[Data shown — start]

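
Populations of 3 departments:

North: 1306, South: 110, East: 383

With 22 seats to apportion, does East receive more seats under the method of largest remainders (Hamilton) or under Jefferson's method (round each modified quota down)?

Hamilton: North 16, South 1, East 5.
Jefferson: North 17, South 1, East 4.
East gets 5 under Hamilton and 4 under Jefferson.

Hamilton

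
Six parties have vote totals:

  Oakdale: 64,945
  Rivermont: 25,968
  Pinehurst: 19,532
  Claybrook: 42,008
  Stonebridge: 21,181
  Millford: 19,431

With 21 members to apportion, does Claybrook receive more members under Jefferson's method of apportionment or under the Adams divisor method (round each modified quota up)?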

[Data shown — finish]
[Data shown — start]

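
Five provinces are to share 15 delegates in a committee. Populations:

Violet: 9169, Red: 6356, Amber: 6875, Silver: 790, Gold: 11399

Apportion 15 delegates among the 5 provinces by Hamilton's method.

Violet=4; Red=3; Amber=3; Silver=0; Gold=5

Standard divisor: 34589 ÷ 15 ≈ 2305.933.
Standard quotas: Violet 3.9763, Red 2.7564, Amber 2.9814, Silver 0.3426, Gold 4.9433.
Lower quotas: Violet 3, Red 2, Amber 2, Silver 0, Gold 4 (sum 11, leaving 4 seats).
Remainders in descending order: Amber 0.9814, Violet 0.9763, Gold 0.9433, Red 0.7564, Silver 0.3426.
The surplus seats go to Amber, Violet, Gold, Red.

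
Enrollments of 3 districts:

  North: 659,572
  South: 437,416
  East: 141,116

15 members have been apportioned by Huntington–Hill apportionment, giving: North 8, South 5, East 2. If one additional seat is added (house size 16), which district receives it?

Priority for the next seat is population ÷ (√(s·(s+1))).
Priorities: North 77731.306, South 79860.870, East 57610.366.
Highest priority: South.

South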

[Data shown — finish]
[Data shown — start]

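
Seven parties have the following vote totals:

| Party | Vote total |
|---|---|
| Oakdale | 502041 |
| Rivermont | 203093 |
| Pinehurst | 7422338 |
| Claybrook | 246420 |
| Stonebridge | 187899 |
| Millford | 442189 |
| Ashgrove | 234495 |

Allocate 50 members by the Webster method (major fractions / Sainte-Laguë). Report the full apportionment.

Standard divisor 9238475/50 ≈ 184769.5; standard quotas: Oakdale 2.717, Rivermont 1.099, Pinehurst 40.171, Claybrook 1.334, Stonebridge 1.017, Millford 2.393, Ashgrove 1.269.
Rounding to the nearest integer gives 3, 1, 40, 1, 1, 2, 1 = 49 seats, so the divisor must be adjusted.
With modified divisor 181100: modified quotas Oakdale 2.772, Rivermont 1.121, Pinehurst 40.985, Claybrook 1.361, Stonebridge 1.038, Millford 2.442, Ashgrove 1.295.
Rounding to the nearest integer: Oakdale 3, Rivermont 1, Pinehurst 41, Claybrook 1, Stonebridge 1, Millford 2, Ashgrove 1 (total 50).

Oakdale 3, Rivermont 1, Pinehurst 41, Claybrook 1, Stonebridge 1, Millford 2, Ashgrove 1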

[Data shown — finish]

→ Task requirements:
Would you output, from the records above, exactly the run of lines that starts at the line containing "Vote total |" and ends at the line containing "Ashgrove | 234495 |", and only that run?

→ Problem solution:
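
| Party | Vote total |
|---|---|
| Oakdale | 502041 |
| Rivermont | 203093 |
| Pinehurst | 7422338 |
| Claybrook | 246420 |
| Stonebridge | 187899 |
| Millford | 442189 |
| Ashgrove | 234495 |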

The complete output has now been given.